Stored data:
BEGIN
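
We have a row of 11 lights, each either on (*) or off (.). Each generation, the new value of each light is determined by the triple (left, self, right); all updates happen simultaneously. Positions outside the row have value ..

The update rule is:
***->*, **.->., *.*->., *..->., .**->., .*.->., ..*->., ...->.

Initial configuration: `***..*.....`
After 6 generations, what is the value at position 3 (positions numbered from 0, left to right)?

generation 1: .*.........
generation 2: ...........
generation 3: ...........  (fixed point — unchanged through generation 6)
position 3 holds .

.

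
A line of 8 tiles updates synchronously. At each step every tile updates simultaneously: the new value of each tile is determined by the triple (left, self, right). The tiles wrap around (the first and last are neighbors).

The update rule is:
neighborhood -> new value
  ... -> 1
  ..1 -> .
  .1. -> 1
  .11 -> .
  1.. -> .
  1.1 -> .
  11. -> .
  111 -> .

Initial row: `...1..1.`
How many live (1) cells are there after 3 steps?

4

11.1..1.
...1..1.  (repeats step 0; period 2)
step 3: 11.1..1.
count of 1: 4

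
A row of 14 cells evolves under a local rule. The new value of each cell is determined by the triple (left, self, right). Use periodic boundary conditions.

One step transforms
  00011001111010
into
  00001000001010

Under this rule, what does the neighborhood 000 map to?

0

At position 0 the neighborhood is 000; the next row has 0 there.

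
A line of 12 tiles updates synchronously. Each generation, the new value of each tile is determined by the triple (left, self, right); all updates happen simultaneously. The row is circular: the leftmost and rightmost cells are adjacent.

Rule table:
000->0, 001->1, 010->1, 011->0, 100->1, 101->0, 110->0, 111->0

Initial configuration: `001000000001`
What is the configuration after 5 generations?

111100000011
000010000100
000111001110
001000110001
111101001011

111101001011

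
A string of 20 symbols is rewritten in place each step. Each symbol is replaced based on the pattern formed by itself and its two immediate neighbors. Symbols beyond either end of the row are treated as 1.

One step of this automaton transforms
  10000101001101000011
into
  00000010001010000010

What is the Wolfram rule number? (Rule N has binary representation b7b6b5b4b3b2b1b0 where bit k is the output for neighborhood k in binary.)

40

position 19: 111 → 0  (bit 7 = 0)
position 0: 110 → 0  (bit 6 = 0)
position 6: 101 → 1  (bit 5 = 1)
position 1: 100 → 0  (bit 4 = 0)
position 10: 011 → 1  (bit 3 = 1)
position 5: 010 → 0  (bit 2 = 0)
position 4: 001 → 0  (bit 1 = 0)
position 2: 000 → 0  (bit 0 = 0)
bits b7..b0 = 00101000 = 40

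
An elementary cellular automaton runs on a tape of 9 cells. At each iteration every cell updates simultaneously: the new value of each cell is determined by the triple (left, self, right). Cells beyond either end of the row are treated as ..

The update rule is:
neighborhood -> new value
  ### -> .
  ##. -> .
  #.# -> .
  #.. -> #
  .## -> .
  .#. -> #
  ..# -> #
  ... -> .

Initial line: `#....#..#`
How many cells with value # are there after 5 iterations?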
END
Work to complete:
Would you return the full set of entries, unchanged in every detail?

Solution below:
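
We have a row of 11 lights, each either on (*) or off (.). Each generation, the new value of each light is determined by the triple (left, self, right); all updates happen simultaneously. Positions outside the row have value ..

The update rule is:
***->*, **.->., *.*->., *..->., .**->., .*.->., ..*->., ...->.

Initial configuration: `***..*.....`
After 6 generations, what is the value at position 3 (positions numbered from 0, left to right)?

generation 1: .*.........
generation 2: ...........
generation 3: ...........  (fixed point — unchanged through generation 6)
position 3 holds .

.

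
A line of 8 tiles updates synchronously. At each step every tile updates simultaneously: the new value of each tile is determined by the triple (left, self, right). The tiles wrap around (the first and last are neighbors).

The update rule is:
neighborhood -> new value
  ... -> 1
  ..1 -> .
  .1. -> 1
  .11 -> .
  1.. -> .
  1.1 -> .
  11. -> .
  111 -> .

Initial row: `...1..1.`
How many live (1) cells are there after 3 steps?

4

11.1..1.
...1..1.  (repeats step 0; period 2)
step 3: 11.1..1.
count of 1: 4

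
A row of 14 cells evolves under a local rule. The new value of each cell is determined by the triple (left, self, right). Use periodic boundary conditions.

One step transforms
  00011001111010
into
  00001000001010

Under this rule, what does the neighborhood 000 map to?

0

At position 0 the neighborhood is 000; the next row has 0 there.

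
A line of 12 tiles updates synchronously. Each generation, the new value of each tile is determined by the triple (left, self, right); all updates happen simultaneously. The row is circular: the leftmost and rightmost cells are adjacent.

Rule table:
000->0, 001->1, 010->1, 011->0, 100->1, 101->0, 110->0, 111->0

Initial configuration: `001000000001`
What is the configuration after 5 generations?

111100000011
000010000100
000111001110
001000110001
111101001011

111101001011

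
A string of 20 symbols is rewritten in place each step. Each symbol is replaced based on the pattern formed by itself and its two immediate neighbors. Symbols beyond either end of the row are treated as 1.

One step of this automaton transforms
  10000101001101000011
into
  00000010001010000010

What is the Wolfram rule number? (Rule N has binary representation b7b6b5b4b3b2b1b0 where bit k is the output for neighborhood k in binary.)

40

position 19: 111 → 0  (bit 7 = 0)
position 0: 110 → 0  (bit 6 = 0)
position 6: 101 → 1  (bit 5 = 1)
position 1: 100 → 0  (bit 4 = 0)
position 10: 011 → 1  (bit 3 = 1)
position 5: 010 → 0  (bit 2 = 0)
position 4: 001 → 0  (bit 1 = 0)
position 2: 000 → 0  (bit 0 = 0)
bits b7..b0 = 00101000 = 40

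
An elementary cellular automaton runs on a tape of 9 cells. At each iteration every cell updates simultaneously: the new value of each cell is determined by the triple (left, self, right). Cells beyond either end of the row are treated as ..

The update rule is:
neighborhood -> new value
  ### -> .
  ##. -> .
  #.# -> .
  #.. -> #
  .## -> .
  .#. -> #
  ..# -> #
  ... -> .

Initial line: `#....#..#`
How many cells with value # are there after 5 iterations?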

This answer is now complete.